Records contained in a dataset
****************************************

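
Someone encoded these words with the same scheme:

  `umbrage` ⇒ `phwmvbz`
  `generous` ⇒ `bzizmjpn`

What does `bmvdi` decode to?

Compare letters: u→p is +21, m→h is +21, b→w is +21 — a constant shift. Every letter moves 21 places later in the alphabet, wrapping around z→a.
Decoding bmvdi: b−21=g, m−21=r, v−21=a, d−21=i, i−21=n.

grain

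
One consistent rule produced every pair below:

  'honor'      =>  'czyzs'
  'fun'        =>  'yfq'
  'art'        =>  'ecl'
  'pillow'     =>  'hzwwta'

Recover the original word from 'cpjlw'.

The output letters match the input read backwards, each shifted +11: honor reversed is ronoh. Two steps: reverse the string, then apply a Caesar shift of +11.
Decoding cpjlw: shift back: c−11=r, p−11=e, j−11=y, l−11=a, w−11=l → reyal; then reverse → layer.

layer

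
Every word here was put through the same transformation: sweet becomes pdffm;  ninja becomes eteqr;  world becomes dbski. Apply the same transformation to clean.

s(18)→p(15) and w(22)→d(3) fit y≡23x+17 (mod 26); the inverse of 23 mod 26 is 17. Treating letters as 0–25, the rule is x ↦ 23x + 17 (mod 26).
On clean: c(2)→23·2+17≡11=l; l(11)→23·11+17≡10=k; e(4)→23·4+17≡5=f; a(0)→23·0+17≡17=r; n(13)→23·13+17≡4=e (all mod 26).

lkfre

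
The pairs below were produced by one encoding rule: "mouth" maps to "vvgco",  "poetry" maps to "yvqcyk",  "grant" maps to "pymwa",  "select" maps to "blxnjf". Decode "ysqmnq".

Shifts by position in mouth: pos 0: m→v (+9), pos 1: o→v (+7), pos 2: u→g (+12), pos 3: t→c (+9), pos 4: h→o (+7) — repeating every 3. The shifts repeat in a cycle of length 3: positions 0,1,… shift by +9, +7, +12, then the pattern repeats.
Reversing it on ysqmnq: y−9=p, s−7=l, q−12=e, m−9=d, n−7=g, q−12=e.

pledge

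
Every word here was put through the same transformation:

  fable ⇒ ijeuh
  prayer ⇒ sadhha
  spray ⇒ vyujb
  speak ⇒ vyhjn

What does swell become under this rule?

A repeating key of period 2 is used — shifts +3, +9 over and over.
For swell: s+3=v, w+9=f, e+3=h, l+9=u, l+3=o.

vfhuo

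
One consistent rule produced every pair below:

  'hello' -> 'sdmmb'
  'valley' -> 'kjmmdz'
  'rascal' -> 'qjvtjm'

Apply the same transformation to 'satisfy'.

Treating letters as 0–25, the rule is x ↦ 5x + 9 (mod 26).
On satisfy: s(18)→5·18+9≡21=v; a(0)→5·0+9≡9=j; t(19)→5·19+9≡0=a; i(8)→5·8+9≡23=x; s(18)→5·18+9≡21=v; f(5)→5·5+9≡8=i; y(24)→5·24+9≡25=z (all mod 26).

vjaxviz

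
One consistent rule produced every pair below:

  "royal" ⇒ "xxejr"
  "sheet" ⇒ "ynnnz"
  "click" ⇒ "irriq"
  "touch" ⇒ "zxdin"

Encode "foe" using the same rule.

lxn

The shift depends on letter class: consonant r→x is +6, but vowel o→x is +9. The rule splits by letter class: vowels +9, consonants +6.
For foe: f(cons)+6=l, o(vowel)+9=x, e(vowel)+9=n.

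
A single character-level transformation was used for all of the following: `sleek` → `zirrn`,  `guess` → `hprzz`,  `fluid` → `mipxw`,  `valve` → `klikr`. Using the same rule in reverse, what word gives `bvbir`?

cycle

Treating letters as 0–25, the rule is x ↦ 21x + 11 (mod 26).
Decoding bvbir: b(1)→5·(1−11)≡2=c; v(21)→5·(21−11)≡24=y; b(1)→5·(1−11)≡2=c; i(8)→5·(8−11)≡11=l; r(17)→5·(17−11)≡4=e (all mod 26).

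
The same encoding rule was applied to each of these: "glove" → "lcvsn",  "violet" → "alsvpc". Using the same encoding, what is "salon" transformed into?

The output letters match the input read backwards, each shifted +7: glove reversed is evolg. Two steps: reverse the string, then apply a Caesar shift of +7.
For salon: reverse → nolas; then shift: n+7=u, o+7=v, l+7=s, a+7=h, s+7=z.

uvshz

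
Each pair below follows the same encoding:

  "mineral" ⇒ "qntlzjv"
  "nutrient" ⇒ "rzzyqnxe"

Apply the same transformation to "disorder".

Letter i (0-indexed) is shifted by i+4, so successive shifts are 4, 5, 6, ….
Applying it to disorder: d+4=h, i+5=n, s+6=y, o+7=v, r+8=z, d+9=m, e+10=o, r+11=c.

hnyvzmoc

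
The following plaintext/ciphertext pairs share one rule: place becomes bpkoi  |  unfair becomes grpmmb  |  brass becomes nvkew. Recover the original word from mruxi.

ankle

Shifts by position in place: pos 0: p→b (+12), pos 1: l→p (+4), pos 2: a→k (+10), pos 3: c→o (+12), pos 4: e→i (+4) — repeating every 3. It's a Vigenère-style cipher with numeric key [12,4,10]: position i shifts by key[i mod 3].
Decoding mruxi: m−12=a, r−4=n, u−10=k, x−12=l, i−4=e.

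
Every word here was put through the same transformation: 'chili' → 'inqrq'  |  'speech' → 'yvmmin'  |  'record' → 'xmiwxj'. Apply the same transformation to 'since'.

The shift depends on letter class: consonant c→i is +6, but vowel i→q is +8. Vowels shift forward by 8 and consonants shift forward by 6.
For since: s(cons)+6=y, i(vowel)+8=q, n(cons)+6=t, c(cons)+6=i, e(vowel)+8=m.

yqtim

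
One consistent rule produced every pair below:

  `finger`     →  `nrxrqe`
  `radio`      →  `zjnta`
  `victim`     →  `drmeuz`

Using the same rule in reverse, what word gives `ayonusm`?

specify

In finger: f→n is +8, i→r is +9, n→x is +10, g→r is +11 — the shift increases by 1 each position. The shift increases by 1 at each position, starting from +8: 8, 9, 10, ….
Decoding ayonusm: a−8=s, y−9=p, o−10=e, n−11=c, u−12=i, s−13=f, m−14=y.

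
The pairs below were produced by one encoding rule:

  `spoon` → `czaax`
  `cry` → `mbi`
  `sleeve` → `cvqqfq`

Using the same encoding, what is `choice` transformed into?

The rule splits by letter class: vowels +12, consonants +10.
For choice: c(cons)+10=m, h(cons)+10=r, o(vowel)+12=a, i(vowel)+12=u, c(cons)+10=m, e(vowel)+12=q.

mraumq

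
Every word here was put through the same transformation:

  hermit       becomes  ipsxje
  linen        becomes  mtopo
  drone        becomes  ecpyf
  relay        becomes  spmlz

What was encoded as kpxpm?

jewel

Shifts by position in hermit: pos 0: h→i (+1), pos 1: e→p (+11), pos 2: r→s (+1), pos 3: m→x (+11) — repeating every 2. It's a Vigenère-style cipher with numeric key [1,11]: position i shifts by key[i mod 2].
Reversing it on kpxpm: k−1=j, p−11=e, x−1=w, p−11=e, m−1=l.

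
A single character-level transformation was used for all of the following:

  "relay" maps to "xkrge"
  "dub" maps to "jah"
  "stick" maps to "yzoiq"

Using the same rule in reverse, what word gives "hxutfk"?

bronze

Compare letters: r→x is +6, e→k is +6, l→r is +6 — a constant shift. It's a constant shift of +6 (ROT6).
Undoing it on hxutfk: h−6=b, x−6=r, u−6=o, t−6=n, f−6=z, k−6=e.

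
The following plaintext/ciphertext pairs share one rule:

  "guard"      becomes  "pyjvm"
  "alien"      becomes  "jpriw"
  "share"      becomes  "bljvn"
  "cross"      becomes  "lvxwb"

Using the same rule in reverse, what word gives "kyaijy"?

Shifts by position in guard: pos 0: g→p (+9), pos 1: u→y (+4), pos 2: a→j (+9), pos 3: r→v (+4) — repeating every 2. A repeating key of period 2 is used — shifts +9, +4 over and over.
Undoing it on kyaijy: k−9=b, y−4=u, a−9=r, i−4=e, j−9=a, y−4=u.

bureau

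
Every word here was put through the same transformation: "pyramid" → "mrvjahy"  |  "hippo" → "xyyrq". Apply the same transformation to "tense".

nbwnc

The output letters match the input read backwards, each shifted +9: pyramid reversed is dimaryp. Two steps: reverse the string, then apply a Caesar shift of +9.
Applying it to tense: reverse → esnet; then shift: e+9=n, s+9=b, n+9=w, e+9=n, t+9=c.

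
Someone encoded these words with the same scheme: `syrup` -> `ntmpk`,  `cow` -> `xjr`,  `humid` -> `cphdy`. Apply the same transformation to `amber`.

Compare letters: s→n is +21, y→t is +21, r→m is +21 — a constant shift. Every letter moves 21 places later in the alphabet, wrapping around z→a.
On amber: a+21=v, m+21=h, b+21=w, e+21=z, r+21=m.

vhwzm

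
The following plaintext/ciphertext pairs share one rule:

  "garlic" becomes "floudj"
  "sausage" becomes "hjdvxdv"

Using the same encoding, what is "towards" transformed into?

The output letters match the input read backwards, each shifted +3: garlic reversed is cilrag. The word is reversed, then every letter is shifted forward by 3.
Applying it to towards: reverse → sdrawot; then shift: s+3=v, d+3=g, r+3=u, a+3=d, w+3=z, o+3=r, t+3=w.

vgudzrw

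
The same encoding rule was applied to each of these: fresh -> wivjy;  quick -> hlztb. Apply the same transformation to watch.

nrkty

Each letter is shifted forward by 17 in the alphabet (a Caesar shift of +17).
For watch: w+17=n, a+17=r, t+17=k, c+17=t, h+17=y.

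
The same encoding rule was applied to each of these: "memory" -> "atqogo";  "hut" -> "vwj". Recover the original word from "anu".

sly

The output letters match the input read backwards, each shifted +2: memory reversed is yromem. Two steps: reverse the string, then apply a Caesar shift of +2.
Decoding anu: shift back: a−2=y, n−2=l, u−2=s → yls; then reverse → sly.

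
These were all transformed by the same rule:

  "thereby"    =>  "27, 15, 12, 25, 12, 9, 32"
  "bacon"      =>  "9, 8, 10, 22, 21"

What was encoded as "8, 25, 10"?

arc

t is letter #20 and maps to 27: an offset of 7. Each letter is replaced by its alphabet position (a=1..z=26) + 7.
Decoding 8, 25, 10: 8→(8−7)÷1=1=a, 25→(25−7)÷1=18=r, 10→(10−7)÷1=3=c.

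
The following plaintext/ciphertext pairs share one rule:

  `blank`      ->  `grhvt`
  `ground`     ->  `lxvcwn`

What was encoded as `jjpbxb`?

editor

In blank: b→g is +5, l→r is +6, a→h is +7, n→v is +8 — the shift increases by 1 each position. Each letter shifts forward by (position + 5), i.e. 5, 6, 7, … — the shift grows by one for each successive letter.
Reversing it on jjpbxb: j−5=e, j−6=d, p−7=i, b−8=t, x−9=o, b−10=r.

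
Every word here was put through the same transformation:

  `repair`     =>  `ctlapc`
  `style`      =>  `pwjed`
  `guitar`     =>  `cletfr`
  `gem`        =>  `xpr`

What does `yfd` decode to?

sun

The output letters match the input read backwards, each shifted +11: repair reversed is riaper. Read the word backwards and shift each letter +11.
Reversing it on yfd: shift back: y−11=n, f−11=u, d−11=s → nus; then reverse → sun.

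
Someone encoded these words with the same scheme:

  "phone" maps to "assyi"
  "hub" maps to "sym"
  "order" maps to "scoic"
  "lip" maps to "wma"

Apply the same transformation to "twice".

ehmni

Vowels shift forward by 4 and consonants shift forward by 11.
On twice: t(cons)+11=e, w(cons)+11=h, i(vowel)+4=m, c(cons)+11=n, e(vowel)+4=i.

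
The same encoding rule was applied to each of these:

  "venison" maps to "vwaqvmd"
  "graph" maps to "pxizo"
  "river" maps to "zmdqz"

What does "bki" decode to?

The output letters match the input read backwards, each shifted +8: venison reversed is nosinev. Two steps: reverse the string, then apply a Caesar shift of +8.
Undoing it on bki: shift back: b−8=t, k−8=c, i−8=a → tca; then reverse → act.

act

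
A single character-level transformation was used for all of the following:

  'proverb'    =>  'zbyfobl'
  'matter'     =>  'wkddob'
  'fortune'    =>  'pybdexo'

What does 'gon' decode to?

wed

Compare letters: p→z is +10, r→b is +10, o→y is +10 — a constant shift. This is a Caesar cipher with shift 10.
Reversing it on gon: g−10=w, o−10=e, n−10=d.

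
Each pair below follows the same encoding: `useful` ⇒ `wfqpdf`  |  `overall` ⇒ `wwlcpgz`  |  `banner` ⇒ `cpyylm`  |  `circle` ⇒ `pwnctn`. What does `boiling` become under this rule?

The word is reversed, then every letter is shifted forward by 11.
For boiling: reverse → gniliob; then shift: g+11=r, n+11=y, i+11=t, l+11=w, i+11=t, o+11=z, b+11=m.

rytwtzm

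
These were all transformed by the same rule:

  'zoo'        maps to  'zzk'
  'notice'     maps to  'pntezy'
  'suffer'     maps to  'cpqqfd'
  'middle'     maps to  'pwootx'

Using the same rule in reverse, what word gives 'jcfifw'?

The word is reversed, then every letter is shifted forward by 11.
Undoing it on jcfifw: shift back: j−11=y, c−11=r, f−11=u, i−11=x, f−11=u, w−11=l → yruxul; then reverse → luxury.

luxury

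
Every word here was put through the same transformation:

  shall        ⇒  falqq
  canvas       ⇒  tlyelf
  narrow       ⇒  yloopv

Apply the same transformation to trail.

s(18)→f(5) and h(7)→a(0) fit y≡17x+11 (mod 26); the inverse of 17 mod 26 is 23. This is an affine cipher: with a=0,…,z=25, each position x becomes (17x+11) mod 26.
Applying it to trail: t(19)→17·19+11≡22=w; r(17)→17·17+11≡14=o; a(0)→17·0+11≡11=l; i(8)→17·8+11≡17=r; l(11)→17·11+11≡16=q (all mod 26).

wolrq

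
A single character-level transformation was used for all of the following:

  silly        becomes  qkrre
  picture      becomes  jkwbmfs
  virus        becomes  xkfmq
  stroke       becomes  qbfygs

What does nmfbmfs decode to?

s(18)→q(16) and i(8)→k(10) fit y≡11x+0 (mod 26); the inverse of 11 mod 26 is 19. This is an affine cipher: with a=0,…,z=25, each position x becomes (11x+0) mod 26.
Undoing it on nmfbmfs: n(13)→19·(13−0)≡13=n; m(12)→19·(12−0)≡20=u; f(5)→19·(5−0)≡17=r; b(1)→19·(1−0)≡19=t; m(12)→19·(12−0)≡20=u; f(5)→19·(5−0)≡17=r; s(18)→19·(18−0)≡4=e (all mod 26).

nurture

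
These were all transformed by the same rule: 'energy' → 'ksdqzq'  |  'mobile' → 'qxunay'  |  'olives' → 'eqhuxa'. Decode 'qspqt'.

hedge

Read the word backwards and shift each letter +12.
Reversing it on qspqt: shift back: q−12=e, s−12=g, p−12=d, q−12=e, t−12=h → egdeh; then reverse → hedge.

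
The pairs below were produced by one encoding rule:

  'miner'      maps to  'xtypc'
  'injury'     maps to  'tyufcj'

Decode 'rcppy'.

Compare letters: m→x is +11, i→t is +11, n→y is +11 — a constant shift. This is a Caesar cipher with shift 11.
Reversing it on rcppy: r−11=g, c−11=r, p−11=e, p−11=e, y−11=n.

green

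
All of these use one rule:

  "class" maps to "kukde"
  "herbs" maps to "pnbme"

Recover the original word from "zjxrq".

range

The shift increases by 1 at each position, starting from +8: 8, 9, 10, ….
Reversing it on zjxrq: z−8=r, j−9=a, x−10=n, r−11=g, q−12=e.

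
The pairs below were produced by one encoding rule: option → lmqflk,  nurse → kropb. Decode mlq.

Each letter is shifted forward by 23 in the alphabet (a Caesar shift of +23).
Undoing it on mlq: m−23=p, l−23=o, q−23=t.

pot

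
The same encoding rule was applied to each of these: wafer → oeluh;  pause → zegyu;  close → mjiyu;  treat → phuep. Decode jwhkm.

lyric

w(22)→o(14) and a(0)→e(4) fit y≡17x+4 (mod 26); the inverse of 17 mod 26 is 23. Each letter's alphabet position (a=0..z=25) is mapped through 17·x+4 mod 26 — an affine cipher.
Decoding jwhkm: j(9)→23·(9−4)≡11=l; w(22)→23·(22−4)≡24=y; h(7)→23·(7−4)≡17=r; k(10)→23·(10−4)≡8=i; m(12)→23·(12−4)≡2=c (all mod 26).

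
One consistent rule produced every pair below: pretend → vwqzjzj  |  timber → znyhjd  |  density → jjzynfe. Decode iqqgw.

It's a Vigenère-style cipher with numeric key [6,5,12]: position i shifts by key[i mod 3].
Decoding iqqgw: i−6=c, q−5=l, q−12=e, g−6=a, w−5=r.

clear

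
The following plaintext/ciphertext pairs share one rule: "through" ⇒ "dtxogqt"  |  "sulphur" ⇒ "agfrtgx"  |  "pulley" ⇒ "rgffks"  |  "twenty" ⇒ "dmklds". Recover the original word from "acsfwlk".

skyline

t(19)→d(3) and h(7)→t(19) fit y≡3x+24 (mod 26); the inverse of 3 mod 26 is 9. Each letter's alphabet position (a=0..z=25) is mapped through 3·x+24 mod 26 — an affine cipher.
Reversing it on acsfwlk: a(0)→9·(0−24)≡18=s; c(2)→9·(2−24)≡10=k; s(18)→9·(18−24)≡24=y; f(5)→9·(5−24)≡11=l; w(22)→9·(22−24)≡8=i; l(11)→9·(11−24)≡13=n; k(10)→9·(10−24)≡4=e (all mod 26).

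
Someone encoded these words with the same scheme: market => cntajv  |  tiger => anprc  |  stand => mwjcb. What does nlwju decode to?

Read the word backwards and shift each letter +9.
Decoding nlwju: shift back: n−9=e, l−9=c, w−9=n, j−9=a, u−9=l → ecnal; then reverse → lance.

lance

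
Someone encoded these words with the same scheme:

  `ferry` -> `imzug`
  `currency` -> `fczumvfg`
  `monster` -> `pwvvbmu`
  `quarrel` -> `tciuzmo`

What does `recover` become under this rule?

Shifts by position in ferry: pos 0: f→i (+3), pos 1: e→m (+8), pos 2: r→z (+8), pos 3: r→u (+3), pos 4: y→g (+8) — repeating every 3. A repeating key of period 3 is used — shifts +3, +8, +8 over and over.
For recover: r+3=u, e+8=m, c+8=k, o+3=r, v+8=d, e+8=m, r+3=u.

umkrdmu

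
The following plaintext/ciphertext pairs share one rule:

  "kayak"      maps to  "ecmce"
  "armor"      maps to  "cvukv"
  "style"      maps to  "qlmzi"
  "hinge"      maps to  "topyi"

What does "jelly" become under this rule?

k(10)→e(4) and a(0)→c(2) fit y≡21x+2 (mod 26); the inverse of 21 mod 26 is 5. This is an affine cipher: with a=0,…,z=25, each position x becomes (21x+2) mod 26.
Applying it to jelly: j(9)→21·9+2≡9=j; e(4)→21·4+2≡8=i; l(11)→21·11+2≡25=z; l(11)→21·11+2≡25=z; y(24)→21·24+2≡12=m (all mod 26).

jizzm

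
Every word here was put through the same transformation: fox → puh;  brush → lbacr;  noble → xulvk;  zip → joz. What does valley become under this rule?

Vowels shift forward by 6 and consonants shift forward by 10.
For valley: v(cons)+10=f, a(vowel)+6=g, l(cons)+10=v, l(cons)+10=v, e(vowel)+6=k, y(cons)+10=i.

fgvvki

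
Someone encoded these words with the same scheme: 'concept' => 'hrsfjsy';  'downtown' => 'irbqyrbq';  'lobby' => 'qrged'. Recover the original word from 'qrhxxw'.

locust

Shifts by position in concept: pos 0: c→h (+5), pos 1: o→r (+3), pos 2: n→s (+5), pos 3: c→f (+3) — repeating every 2. The shifts repeat in a cycle of length 2: positions 0,1,… shift by +5, +3, then the pattern repeats.
Undoing it on qrhxxw: q−5=l, r−3=o, h−5=c, x−3=u, x−5=s, w−3=t.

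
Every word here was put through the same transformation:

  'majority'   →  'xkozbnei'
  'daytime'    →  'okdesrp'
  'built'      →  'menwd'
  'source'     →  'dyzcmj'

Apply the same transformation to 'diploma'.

Shifts by position in majority: pos 0: m→x (+11), pos 1: a→k (+10), pos 2: j→o (+5), pos 3: o→z (+11), pos 4: r→b (+10), pos 5: i→n (+5) — repeating every 3. It's a Vigenère-style cipher with numeric key [11,10,5]: position i shifts by key[i mod 3].
Applying it to diploma: d+11=o, i+10=s, p+5=u, l+11=w, o+10=y, m+5=r, a+11=l.

osuwyrl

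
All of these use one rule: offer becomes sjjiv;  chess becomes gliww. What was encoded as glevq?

Compare letters: o→s is +4, f→j is +4, f→j is +4 — a constant shift. Each letter is shifted forward by 4 in the alphabet (a Caesar shift of +4).
Undoing it on glevq: g−4=c, l−4=h, e−4=a, v−4=r, q−4=m.

charm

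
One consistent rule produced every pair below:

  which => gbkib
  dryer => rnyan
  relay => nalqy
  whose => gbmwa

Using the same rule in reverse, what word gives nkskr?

rigid

Each letter's alphabet position (a=0..z=25) is mapped through 9·x+16 mod 26 — an affine cipher.
Reversing it on nkskr: n(13)→3·(13−16)≡17=r; k(10)→3·(10−16)≡8=i; s(18)→3·(18−16)≡6=g; k(10)→3·(10−16)≡8=i; r(17)→3·(17−16)≡3=d (all mod 26).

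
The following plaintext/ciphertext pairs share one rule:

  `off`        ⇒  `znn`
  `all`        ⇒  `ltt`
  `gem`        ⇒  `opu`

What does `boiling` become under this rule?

jztttvo

The shift depends on letter class: consonant f→n is +8, but vowel o→z is +11. The rule splits by letter class: vowels +11, consonants +8.
Applying it to boiling: b(cons)+8=j, o(vowel)+11=z, i(vowel)+11=t, l(cons)+8=t, i(vowel)+11=t, n(cons)+8=v, g(cons)+8=o.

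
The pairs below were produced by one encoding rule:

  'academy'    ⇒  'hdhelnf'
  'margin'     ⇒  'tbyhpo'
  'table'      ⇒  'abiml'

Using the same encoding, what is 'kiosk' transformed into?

rjvtr

Shifts by position in academy: pos 0: a→h (+7), pos 1: c→d (+1), pos 2: a→h (+7), pos 3: d→e (+1) — repeating every 2. A repeating key of period 2 is used — shifts +7, +1 over and over.
For kiosk: k+7=r, i+1=j, o+7=v, s+1=t, k+7=r.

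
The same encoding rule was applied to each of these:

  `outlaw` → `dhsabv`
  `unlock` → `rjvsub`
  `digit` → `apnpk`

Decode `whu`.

The output letters match the input read backwards, each shifted +7: outlaw reversed is waltuo. Read the word backwards and shift each letter +7.
Reversing it on whu: shift back: w−7=p, h−7=a, u−7=n → pan; then reverse → nap.

nap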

****************************************

Work item
Copy each line above where the string "relay" occurs.

Output of the task
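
  relay        becomes  spmlz
  "relay" maps to "xkrge"
  relay => nalqy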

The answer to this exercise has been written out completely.